### [Exercise]
All entries are to be returned verbatim.

### [Supplied information]
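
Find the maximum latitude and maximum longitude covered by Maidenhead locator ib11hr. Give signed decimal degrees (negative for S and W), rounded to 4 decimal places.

Field I=8, B=1: +8·20° lon, +1·10° lat → SW at lon -20°, lat -80°.
Square 1, 1: +1·2° lon, +1·1° lat → SW at lon -18°, lat -79°.
Subsquare h=7, r=17: +7·0.0833333° lon, +17·0.0416667° lat → SW at lon -17.4167°, lat -78.2917°.
Cell spans 0.0833333° lon × 0.0416667° lat. NE corner is SW corner plus one full cell.
latitude -78.2500, longitude -17.3333.

-78.2500, -17.3333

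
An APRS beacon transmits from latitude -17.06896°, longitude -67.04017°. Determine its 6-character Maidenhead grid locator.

FH62lw

Shift to the Maidenhead origin (180°W, 90°S): lon 112.9598, lat 72.9310.
Field (20°×10°, letters A–R): lon ⌊112.9598/20⌋ = 5 → F; lat ⌊72.9310/10⌋ = 7 → H.
Square (2°×1°, digits 0–9): lon ⌊12.9598/2⌋ = 6; lat ⌊2.9310/1⌋ = 2.
Subsquare (5′×2.5′, letters a–x): lon ⌊0.9598/0.0833333⌋ = 11 → l; lat ⌊0.9310/0.0416667⌋ = 22 → w.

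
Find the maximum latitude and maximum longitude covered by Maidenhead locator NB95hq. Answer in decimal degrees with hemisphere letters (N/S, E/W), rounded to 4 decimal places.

Field N=13, B=1: +13·20° lon, +1·10° lat → SW at lon 80°, lat -80°.
Square 9, 5: +9·2° lon, +5·1° lat → SW at lon 98°, lat -75°.
Subsquare h=7, q=16: +7·0.0833333° lon, +16·0.0416667° lat → SW at lon 98.5833°, lat -74.3333°.
Cell spans 0.0833333° lon × 0.0416667° lat. NE corner is SW corner plus one full cell.
latitude 74.2917° S, longitude 98.6667° E.

74.2917° S, 98.6667° E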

### [Expected answer]
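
Find the maximum latitude and maximum longitude covered by Maidenhead locator ib11hr. Give signed decimal degrees (negative for S and W), rounded to 4 decimal places.

Field I=8, B=1: +8·20° lon, +1·10° lat → SW at lon -20°, lat -80°.
Square 1, 1: +1·2° lon, +1·1° lat → SW at lon -18°, lat -79°.
Subsquare h=7, r=17: +7·0.0833333° lon, +17·0.0416667° lat → SW at lon -17.4167°, lat -78.2917°.
Cell spans 0.0833333° lon × 0.0416667° lat. NE corner is SW corner plus one full cell.
latitude -78.2500, longitude -17.3333.

-78.2500, -17.3333

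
An APRS beacon transmits from latitude -17.06896°, longitude -67.04017°. Determine its 6-character Maidenhead grid locator.

FH62lw

Shift to the Maidenhead origin (180°W, 90°S): lon 112.9598, lat 72.9310.
Field (20°×10°, letters A–R): lon ⌊112.9598/20⌋ = 5 → F; lat ⌊72.9310/10⌋ = 7 → H.
Square (2°×1°, digits 0–9): lon ⌊12.9598/2⌋ = 6; lat ⌊2.9310/1⌋ = 2.
Subsquare (5′×2.5′, letters a–x): lon ⌊0.9598/0.0833333⌋ = 11 → l; lat ⌊0.9310/0.0416667⌋ = 22 → w.

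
Find the maximum latitude and maximum longitude covered by Maidenhead locator NB95hq. Answer in decimal degrees with hemisphere letters (N/S, E/W), rounded to 4 decimal places.

Field N=13, B=1: +13·20° lon, +1·10° lat → SW at lon 80°, lat -80°.
Square 9, 5: +9·2° lon, +5·1° lat → SW at lon 98°, lat -75°.
Subsquare h=7, q=16: +7·0.0833333° lon, +16·0.0416667° lat → SW at lon 98.5833°, lat -74.3333°.
Cell spans 0.0833333° lon × 0.0416667° lat. NE corner is SW corner plus one full cell.
latitude 74.2917° S, longitude 98.6667° E.

74.2917° S, 98.6667° E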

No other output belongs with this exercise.